(DATA SECTION)
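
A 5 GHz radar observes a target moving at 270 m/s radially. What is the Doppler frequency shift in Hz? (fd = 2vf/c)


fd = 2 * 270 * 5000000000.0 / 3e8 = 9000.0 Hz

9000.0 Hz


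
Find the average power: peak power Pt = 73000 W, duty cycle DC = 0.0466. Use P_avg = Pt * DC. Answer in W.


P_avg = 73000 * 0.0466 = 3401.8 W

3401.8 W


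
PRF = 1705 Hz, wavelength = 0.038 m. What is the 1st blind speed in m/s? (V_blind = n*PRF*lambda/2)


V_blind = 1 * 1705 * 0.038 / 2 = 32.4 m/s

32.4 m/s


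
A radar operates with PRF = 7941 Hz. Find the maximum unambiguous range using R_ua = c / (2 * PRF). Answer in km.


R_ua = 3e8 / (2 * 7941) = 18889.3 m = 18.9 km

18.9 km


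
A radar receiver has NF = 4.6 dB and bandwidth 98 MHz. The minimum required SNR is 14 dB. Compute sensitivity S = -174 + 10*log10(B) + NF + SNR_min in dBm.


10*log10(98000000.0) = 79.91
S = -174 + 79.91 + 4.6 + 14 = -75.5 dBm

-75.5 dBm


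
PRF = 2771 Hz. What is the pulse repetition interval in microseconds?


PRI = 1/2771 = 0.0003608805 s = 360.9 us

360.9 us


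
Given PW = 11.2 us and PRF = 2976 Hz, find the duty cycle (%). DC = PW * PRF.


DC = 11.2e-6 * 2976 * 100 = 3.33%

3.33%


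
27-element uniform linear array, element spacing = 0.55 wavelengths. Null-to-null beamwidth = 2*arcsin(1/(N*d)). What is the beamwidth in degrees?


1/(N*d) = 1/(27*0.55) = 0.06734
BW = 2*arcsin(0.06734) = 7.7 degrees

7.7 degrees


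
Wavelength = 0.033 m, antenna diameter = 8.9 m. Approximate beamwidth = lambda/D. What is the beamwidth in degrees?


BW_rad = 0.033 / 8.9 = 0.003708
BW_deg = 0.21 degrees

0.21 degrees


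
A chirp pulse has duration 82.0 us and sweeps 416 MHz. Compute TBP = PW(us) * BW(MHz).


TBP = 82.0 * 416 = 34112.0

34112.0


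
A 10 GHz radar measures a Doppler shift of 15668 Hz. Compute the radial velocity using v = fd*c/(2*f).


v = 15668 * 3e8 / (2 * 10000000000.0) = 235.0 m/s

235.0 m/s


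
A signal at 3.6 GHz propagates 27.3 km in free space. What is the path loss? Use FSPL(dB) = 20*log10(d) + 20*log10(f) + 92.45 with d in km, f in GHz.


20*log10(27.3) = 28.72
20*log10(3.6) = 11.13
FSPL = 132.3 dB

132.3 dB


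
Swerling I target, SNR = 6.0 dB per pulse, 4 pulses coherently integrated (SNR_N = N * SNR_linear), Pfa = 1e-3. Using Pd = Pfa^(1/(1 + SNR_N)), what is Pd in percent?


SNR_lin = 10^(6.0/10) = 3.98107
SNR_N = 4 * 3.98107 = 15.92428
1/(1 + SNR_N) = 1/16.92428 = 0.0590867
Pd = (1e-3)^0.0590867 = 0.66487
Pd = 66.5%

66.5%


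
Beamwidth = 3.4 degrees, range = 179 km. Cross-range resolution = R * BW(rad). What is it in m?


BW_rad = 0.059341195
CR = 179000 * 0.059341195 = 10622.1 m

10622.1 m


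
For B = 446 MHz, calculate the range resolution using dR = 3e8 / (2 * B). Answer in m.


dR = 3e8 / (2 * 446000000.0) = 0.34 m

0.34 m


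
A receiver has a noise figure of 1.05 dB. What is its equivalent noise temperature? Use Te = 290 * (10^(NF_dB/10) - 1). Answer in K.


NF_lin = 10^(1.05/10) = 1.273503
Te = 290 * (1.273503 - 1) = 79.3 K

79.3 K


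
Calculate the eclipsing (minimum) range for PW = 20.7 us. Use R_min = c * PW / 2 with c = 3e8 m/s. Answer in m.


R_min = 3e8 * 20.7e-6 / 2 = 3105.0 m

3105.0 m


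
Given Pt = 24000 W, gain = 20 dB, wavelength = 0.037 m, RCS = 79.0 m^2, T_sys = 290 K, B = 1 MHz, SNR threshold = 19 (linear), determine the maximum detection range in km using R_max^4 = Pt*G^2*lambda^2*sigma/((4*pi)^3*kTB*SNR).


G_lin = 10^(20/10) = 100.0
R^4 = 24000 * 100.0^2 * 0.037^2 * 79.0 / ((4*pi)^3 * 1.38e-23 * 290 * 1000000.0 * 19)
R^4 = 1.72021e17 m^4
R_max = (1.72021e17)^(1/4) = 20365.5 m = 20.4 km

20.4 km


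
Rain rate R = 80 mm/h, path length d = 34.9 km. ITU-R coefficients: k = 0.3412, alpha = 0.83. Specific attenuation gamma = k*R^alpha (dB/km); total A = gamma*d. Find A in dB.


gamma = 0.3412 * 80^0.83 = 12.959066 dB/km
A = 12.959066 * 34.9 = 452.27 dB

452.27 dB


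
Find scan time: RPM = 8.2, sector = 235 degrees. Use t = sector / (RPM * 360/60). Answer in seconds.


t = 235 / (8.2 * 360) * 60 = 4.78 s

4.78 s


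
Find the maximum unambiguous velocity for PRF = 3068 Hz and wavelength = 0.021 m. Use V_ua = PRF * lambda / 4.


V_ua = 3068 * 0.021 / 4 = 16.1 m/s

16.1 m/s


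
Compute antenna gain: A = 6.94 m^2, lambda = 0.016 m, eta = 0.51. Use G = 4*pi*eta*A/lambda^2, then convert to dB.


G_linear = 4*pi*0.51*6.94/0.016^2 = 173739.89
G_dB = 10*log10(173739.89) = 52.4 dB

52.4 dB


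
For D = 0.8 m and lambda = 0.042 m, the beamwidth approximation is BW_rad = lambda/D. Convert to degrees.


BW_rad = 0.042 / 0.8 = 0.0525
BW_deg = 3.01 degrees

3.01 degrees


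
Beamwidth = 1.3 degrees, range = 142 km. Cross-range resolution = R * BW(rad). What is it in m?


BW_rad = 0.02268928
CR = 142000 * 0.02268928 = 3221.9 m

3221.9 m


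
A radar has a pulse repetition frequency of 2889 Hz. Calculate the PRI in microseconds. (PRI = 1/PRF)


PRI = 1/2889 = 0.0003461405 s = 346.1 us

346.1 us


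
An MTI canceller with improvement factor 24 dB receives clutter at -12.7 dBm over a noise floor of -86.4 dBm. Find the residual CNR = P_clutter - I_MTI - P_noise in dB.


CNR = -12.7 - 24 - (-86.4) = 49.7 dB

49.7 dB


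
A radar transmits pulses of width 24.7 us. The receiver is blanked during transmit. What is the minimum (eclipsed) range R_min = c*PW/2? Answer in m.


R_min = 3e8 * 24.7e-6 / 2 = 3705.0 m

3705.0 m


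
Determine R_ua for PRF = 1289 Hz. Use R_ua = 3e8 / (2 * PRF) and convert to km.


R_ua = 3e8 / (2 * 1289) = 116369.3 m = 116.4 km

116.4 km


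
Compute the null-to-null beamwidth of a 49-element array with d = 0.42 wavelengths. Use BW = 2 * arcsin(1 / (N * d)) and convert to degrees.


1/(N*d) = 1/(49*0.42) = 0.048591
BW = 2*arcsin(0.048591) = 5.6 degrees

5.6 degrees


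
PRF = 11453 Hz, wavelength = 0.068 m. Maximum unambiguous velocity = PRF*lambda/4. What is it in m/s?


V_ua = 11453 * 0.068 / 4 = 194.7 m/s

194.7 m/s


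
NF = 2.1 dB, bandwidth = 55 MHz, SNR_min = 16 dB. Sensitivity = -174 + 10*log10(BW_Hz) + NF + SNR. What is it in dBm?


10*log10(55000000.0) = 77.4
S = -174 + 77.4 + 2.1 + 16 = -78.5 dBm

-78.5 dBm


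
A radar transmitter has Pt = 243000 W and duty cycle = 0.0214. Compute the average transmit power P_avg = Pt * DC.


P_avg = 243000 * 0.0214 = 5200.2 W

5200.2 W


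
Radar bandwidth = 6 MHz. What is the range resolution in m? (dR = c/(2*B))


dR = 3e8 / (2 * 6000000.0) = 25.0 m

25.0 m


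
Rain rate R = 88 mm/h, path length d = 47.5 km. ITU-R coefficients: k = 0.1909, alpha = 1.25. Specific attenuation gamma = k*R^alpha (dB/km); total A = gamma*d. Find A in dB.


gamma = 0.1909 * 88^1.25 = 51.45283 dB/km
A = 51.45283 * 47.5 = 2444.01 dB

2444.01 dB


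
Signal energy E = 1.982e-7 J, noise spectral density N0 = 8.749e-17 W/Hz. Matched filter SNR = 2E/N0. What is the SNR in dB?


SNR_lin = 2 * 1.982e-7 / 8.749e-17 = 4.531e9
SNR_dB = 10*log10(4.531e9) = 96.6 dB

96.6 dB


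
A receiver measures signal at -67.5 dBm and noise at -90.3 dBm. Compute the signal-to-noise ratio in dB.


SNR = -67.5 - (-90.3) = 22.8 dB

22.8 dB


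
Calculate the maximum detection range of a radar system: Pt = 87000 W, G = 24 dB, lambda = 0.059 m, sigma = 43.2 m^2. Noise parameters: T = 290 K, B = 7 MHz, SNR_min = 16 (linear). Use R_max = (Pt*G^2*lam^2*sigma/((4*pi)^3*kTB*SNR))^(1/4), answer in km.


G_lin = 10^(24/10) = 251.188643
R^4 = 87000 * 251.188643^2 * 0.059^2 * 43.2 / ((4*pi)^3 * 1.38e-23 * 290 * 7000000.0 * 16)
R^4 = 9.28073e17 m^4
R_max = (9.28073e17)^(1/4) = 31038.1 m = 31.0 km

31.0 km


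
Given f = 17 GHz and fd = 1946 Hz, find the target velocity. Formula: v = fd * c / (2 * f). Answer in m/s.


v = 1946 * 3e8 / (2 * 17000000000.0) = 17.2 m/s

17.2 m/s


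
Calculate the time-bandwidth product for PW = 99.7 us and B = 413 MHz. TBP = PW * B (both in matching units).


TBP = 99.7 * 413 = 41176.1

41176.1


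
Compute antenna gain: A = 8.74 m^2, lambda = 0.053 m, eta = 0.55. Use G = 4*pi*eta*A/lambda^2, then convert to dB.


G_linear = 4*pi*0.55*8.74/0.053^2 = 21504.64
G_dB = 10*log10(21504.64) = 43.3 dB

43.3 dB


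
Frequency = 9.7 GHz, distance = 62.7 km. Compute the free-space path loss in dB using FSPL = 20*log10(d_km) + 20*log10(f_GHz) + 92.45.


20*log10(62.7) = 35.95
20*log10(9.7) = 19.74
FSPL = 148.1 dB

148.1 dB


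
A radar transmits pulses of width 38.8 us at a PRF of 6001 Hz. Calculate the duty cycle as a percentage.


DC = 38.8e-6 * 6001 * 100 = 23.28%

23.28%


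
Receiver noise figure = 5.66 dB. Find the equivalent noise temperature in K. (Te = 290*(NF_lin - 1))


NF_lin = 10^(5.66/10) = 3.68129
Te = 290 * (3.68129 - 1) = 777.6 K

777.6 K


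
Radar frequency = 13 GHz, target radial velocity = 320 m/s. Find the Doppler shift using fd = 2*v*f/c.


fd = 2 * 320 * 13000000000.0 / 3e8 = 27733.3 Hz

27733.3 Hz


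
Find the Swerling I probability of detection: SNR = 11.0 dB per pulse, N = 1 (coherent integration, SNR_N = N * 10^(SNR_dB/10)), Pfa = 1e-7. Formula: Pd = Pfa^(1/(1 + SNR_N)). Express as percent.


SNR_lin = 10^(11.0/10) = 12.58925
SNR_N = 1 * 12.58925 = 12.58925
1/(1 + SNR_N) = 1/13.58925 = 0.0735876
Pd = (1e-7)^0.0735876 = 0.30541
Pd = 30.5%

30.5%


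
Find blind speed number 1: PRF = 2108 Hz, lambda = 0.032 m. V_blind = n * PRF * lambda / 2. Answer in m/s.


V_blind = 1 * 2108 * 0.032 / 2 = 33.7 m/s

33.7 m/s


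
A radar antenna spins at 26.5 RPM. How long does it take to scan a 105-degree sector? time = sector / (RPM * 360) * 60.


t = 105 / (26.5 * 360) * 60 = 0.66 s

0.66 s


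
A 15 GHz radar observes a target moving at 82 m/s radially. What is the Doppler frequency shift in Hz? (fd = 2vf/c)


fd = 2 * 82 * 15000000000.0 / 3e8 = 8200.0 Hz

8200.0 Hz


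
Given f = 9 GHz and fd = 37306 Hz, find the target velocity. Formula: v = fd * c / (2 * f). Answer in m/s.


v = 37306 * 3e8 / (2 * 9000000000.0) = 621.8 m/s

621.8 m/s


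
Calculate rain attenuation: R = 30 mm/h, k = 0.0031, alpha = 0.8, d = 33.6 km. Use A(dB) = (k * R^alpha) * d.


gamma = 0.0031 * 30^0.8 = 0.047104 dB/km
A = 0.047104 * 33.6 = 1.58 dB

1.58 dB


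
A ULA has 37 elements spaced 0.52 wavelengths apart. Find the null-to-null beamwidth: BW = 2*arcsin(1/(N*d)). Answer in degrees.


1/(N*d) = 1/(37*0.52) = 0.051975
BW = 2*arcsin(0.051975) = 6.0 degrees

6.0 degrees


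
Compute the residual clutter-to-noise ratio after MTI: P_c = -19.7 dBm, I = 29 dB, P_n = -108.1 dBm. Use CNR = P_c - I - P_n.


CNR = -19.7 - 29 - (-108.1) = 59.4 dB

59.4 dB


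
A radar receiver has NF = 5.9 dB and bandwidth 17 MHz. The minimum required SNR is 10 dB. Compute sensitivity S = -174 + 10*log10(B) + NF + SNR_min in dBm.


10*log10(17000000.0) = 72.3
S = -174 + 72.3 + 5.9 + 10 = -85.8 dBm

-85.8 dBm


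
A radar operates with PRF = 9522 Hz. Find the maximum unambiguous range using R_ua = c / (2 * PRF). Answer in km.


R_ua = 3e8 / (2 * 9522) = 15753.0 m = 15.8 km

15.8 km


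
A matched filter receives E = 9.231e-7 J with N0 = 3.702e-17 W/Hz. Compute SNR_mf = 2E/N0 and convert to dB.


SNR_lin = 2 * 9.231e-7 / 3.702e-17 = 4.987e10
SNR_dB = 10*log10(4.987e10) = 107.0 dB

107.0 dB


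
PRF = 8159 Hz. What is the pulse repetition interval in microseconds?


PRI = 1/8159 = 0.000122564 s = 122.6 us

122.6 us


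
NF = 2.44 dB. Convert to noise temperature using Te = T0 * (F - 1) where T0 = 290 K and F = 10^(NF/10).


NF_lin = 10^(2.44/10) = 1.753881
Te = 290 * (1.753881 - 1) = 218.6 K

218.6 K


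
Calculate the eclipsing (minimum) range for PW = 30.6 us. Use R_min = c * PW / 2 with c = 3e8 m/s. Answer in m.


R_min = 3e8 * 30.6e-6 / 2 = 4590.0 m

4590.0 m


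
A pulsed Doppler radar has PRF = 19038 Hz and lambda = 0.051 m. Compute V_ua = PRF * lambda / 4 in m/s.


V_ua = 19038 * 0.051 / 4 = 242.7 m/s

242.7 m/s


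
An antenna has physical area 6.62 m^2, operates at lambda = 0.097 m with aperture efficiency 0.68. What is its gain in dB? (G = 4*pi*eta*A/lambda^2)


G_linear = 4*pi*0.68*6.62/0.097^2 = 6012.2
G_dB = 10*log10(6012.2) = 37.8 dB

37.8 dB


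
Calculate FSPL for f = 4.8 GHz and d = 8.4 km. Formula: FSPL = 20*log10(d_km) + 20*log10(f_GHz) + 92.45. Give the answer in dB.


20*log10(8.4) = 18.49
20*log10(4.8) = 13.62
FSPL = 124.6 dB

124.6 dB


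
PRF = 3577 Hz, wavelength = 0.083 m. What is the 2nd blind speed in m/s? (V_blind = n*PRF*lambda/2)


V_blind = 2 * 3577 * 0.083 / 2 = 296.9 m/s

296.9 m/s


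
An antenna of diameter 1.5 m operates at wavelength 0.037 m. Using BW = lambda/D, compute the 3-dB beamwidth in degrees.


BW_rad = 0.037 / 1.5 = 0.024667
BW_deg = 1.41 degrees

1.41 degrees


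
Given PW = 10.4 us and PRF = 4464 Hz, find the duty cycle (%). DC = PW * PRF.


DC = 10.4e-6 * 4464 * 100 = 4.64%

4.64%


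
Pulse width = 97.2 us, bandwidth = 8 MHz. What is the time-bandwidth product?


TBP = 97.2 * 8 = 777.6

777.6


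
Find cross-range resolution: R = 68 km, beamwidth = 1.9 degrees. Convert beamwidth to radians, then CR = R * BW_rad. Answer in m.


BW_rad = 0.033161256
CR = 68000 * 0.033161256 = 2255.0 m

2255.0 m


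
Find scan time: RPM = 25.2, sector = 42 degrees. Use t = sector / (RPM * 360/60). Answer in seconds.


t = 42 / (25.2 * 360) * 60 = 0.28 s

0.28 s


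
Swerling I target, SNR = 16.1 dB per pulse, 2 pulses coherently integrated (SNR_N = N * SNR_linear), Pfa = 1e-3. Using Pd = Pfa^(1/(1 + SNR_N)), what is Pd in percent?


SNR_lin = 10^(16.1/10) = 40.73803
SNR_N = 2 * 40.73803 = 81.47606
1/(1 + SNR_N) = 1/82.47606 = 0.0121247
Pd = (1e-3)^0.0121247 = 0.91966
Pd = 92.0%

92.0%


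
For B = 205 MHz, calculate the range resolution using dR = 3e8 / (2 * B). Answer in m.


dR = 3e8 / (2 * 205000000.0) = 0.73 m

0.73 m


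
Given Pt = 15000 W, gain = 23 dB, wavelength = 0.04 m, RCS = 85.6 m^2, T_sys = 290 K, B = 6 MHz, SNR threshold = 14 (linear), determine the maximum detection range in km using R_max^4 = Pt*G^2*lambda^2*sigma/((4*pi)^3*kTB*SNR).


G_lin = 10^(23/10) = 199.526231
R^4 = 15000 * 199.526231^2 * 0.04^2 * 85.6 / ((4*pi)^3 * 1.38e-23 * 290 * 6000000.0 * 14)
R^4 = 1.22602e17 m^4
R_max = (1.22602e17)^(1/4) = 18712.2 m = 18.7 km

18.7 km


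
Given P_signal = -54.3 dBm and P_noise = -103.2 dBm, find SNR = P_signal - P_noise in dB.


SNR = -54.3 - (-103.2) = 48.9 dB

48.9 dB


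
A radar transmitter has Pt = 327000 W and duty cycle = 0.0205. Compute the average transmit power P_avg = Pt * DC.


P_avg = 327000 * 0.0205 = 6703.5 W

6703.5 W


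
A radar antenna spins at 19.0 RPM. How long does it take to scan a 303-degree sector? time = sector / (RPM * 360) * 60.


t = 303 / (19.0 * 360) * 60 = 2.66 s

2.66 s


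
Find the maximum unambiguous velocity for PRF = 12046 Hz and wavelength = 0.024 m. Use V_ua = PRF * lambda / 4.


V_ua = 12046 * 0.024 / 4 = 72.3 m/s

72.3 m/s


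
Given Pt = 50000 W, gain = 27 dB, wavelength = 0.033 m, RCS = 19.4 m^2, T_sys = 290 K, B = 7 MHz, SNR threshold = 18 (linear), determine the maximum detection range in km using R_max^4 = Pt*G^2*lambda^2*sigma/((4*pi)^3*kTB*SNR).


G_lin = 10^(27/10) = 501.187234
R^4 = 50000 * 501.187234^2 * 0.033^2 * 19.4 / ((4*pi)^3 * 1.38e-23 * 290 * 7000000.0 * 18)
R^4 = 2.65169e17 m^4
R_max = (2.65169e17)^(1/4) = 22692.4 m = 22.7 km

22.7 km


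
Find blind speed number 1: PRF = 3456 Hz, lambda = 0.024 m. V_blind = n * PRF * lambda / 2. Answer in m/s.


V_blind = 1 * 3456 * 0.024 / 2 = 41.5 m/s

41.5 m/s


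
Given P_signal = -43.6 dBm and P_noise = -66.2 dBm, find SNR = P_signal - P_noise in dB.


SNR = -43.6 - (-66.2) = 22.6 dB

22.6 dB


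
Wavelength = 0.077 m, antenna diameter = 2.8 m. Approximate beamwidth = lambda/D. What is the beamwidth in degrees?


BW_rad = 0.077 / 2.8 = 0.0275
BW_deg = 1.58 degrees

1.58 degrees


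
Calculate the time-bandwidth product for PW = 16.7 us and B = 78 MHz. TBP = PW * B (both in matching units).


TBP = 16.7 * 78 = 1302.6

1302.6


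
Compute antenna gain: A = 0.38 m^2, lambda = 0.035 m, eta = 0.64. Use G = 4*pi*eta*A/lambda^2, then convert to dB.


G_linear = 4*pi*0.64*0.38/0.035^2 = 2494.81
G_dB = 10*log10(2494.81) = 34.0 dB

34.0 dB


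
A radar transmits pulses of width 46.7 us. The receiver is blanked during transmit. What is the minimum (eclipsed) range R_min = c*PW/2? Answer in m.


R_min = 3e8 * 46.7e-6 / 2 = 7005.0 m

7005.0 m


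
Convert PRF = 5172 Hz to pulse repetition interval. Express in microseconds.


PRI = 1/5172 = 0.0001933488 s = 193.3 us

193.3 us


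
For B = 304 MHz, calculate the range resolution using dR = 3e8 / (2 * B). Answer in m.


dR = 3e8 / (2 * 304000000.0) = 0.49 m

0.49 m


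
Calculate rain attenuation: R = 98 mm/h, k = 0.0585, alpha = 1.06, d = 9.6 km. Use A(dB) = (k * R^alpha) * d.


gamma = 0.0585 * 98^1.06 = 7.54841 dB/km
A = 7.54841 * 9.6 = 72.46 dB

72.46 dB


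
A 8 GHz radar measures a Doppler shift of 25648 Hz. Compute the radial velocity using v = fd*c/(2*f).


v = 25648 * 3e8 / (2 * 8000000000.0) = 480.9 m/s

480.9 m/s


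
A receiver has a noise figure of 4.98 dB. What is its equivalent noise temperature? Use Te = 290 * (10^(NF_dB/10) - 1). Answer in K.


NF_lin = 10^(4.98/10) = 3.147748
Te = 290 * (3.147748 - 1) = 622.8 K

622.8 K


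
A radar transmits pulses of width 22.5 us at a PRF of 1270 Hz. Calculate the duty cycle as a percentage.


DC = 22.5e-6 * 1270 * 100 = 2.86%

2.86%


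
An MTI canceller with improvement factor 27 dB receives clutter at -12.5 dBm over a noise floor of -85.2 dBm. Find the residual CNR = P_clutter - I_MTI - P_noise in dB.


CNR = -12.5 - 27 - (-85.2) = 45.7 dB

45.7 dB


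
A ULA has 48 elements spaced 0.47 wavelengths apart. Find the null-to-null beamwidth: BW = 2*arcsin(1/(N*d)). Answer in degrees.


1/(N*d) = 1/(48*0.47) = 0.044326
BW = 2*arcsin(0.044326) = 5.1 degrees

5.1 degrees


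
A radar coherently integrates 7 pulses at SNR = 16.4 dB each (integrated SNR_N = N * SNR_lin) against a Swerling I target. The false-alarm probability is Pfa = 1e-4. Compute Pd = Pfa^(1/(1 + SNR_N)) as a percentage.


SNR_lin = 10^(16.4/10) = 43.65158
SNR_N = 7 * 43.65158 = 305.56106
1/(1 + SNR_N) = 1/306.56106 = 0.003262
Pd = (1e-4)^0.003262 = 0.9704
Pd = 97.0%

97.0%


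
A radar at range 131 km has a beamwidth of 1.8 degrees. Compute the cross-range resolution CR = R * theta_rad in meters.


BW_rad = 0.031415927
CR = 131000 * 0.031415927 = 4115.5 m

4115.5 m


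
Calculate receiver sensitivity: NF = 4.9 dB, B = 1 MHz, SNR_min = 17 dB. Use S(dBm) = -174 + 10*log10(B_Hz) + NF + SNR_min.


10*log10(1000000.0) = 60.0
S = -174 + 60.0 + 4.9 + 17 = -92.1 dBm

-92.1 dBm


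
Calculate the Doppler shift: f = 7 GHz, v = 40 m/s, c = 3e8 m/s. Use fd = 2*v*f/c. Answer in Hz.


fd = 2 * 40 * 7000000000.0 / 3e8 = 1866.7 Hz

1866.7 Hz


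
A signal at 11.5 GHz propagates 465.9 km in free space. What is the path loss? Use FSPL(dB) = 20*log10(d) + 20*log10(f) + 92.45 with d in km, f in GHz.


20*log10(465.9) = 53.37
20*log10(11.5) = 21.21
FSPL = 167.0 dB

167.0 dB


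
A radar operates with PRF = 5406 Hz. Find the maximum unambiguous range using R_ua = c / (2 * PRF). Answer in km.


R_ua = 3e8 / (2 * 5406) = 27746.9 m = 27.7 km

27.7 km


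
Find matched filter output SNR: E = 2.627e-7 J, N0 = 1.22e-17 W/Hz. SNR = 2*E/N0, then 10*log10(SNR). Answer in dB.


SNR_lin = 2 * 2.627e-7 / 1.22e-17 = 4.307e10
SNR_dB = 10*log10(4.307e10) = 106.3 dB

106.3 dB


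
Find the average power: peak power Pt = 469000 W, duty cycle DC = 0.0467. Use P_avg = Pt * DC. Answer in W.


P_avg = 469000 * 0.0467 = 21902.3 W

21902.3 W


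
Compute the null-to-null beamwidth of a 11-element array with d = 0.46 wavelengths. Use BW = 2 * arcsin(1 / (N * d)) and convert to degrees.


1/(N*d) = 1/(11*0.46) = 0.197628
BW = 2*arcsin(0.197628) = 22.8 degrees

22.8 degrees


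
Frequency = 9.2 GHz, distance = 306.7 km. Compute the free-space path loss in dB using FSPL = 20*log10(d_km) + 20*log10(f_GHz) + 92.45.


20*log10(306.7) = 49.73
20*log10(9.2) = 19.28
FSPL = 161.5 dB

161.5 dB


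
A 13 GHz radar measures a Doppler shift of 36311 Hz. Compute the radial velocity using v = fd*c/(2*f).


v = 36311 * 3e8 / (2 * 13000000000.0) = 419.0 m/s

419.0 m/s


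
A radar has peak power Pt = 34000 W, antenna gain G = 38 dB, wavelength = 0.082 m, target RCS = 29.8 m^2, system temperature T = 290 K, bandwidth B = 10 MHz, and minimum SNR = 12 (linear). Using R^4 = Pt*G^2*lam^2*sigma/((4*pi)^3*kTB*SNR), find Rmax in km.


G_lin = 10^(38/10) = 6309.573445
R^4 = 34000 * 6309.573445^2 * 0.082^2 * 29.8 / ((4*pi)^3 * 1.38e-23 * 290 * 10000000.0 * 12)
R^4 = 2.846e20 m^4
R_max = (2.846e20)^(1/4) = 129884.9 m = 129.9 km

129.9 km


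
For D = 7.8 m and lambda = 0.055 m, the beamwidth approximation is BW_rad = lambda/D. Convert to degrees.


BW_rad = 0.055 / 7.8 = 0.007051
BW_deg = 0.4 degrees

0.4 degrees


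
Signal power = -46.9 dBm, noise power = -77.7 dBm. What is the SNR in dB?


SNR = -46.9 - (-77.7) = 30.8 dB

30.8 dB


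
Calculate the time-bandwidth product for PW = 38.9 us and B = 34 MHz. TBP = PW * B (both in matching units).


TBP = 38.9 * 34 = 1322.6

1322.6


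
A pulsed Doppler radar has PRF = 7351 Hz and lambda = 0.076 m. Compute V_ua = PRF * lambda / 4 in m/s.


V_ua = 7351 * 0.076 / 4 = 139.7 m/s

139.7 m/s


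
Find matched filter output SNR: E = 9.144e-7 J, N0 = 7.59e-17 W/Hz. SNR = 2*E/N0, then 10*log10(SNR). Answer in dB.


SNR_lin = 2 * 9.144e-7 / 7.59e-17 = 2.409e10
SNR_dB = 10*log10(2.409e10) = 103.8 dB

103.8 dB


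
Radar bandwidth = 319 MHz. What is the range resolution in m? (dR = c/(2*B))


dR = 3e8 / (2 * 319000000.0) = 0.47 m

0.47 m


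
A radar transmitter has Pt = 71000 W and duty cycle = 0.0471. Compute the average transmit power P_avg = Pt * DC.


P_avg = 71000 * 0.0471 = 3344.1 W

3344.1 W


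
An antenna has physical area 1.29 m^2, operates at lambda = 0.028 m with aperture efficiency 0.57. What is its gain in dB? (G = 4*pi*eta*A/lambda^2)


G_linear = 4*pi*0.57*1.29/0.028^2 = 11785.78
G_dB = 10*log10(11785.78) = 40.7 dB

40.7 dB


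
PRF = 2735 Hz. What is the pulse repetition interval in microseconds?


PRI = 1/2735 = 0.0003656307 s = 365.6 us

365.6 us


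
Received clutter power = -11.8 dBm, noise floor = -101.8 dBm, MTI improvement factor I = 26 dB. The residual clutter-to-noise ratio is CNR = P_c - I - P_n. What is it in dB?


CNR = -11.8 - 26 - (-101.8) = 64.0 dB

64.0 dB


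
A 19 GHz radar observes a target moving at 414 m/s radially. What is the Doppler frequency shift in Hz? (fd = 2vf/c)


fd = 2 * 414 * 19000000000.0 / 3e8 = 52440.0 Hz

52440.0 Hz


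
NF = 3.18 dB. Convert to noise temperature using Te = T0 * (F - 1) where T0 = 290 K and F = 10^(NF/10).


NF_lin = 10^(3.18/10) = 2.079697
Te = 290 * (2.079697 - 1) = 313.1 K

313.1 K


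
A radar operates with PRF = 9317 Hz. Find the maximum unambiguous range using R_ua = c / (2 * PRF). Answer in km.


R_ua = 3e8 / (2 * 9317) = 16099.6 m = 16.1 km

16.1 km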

(WORK ORDER) The lines to copy run from the one containing "Radar bandwidth = 319" through the last line above. Copy them exactly and include nothing else.

(TASK ANSWER)
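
Radar bandwidth = 319 MHz. What is the range resolution in m? (dR = c/(2*B))


dR = 3e8 / (2 * 319000000.0) = 0.47 m

0.47 m


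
A radar transmitter has Pt = 71000 W and duty cycle = 0.0471. Compute the average transmit power P_avg = Pt * DC.


P_avg = 71000 * 0.0471 = 3344.1 W

3344.1 W


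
An antenna has physical area 1.29 m^2, operates at lambda = 0.028 m with aperture efficiency 0.57. What is its gain in dB? (G = 4*pi*eta*A/lambda^2)


G_linear = 4*pi*0.57*1.29/0.028^2 = 11785.78
G_dB = 10*log10(11785.78) = 40.7 dB

40.7 dB


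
PRF = 2735 Hz. What is the pulse repetition interval in microseconds?


PRI = 1/2735 = 0.0003656307 s = 365.6 us

365.6 us


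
Received clutter power = -11.8 dBm, noise floor = -101.8 dBm, MTI improvement factor I = 26 dB. The residual clutter-to-noise ratio is CNR = P_c - I - P_n. What is it in dB?


CNR = -11.8 - 26 - (-101.8) = 64.0 dB

64.0 dB


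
A 19 GHz radar observes a target moving at 414 m/s radially. What is the Doppler frequency shift in Hz? (fd = 2vf/c)


fd = 2 * 414 * 19000000000.0 / 3e8 = 52440.0 Hz

52440.0 Hz


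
NF = 3.18 dB. Convert to noise temperature using Te = T0 * (F - 1) where T0 = 290 K and F = 10^(NF/10).


NF_lin = 10^(3.18/10) = 2.079697
Te = 290 * (2.079697 - 1) = 313.1 K

313.1 K


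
A radar operates with PRF = 9317 Hz. Find the maximum unambiguous range using R_ua = c / (2 * PRF). Answer in km.


R_ua = 3e8 / (2 * 9317) = 16099.6 m = 16.1 km

16.1 km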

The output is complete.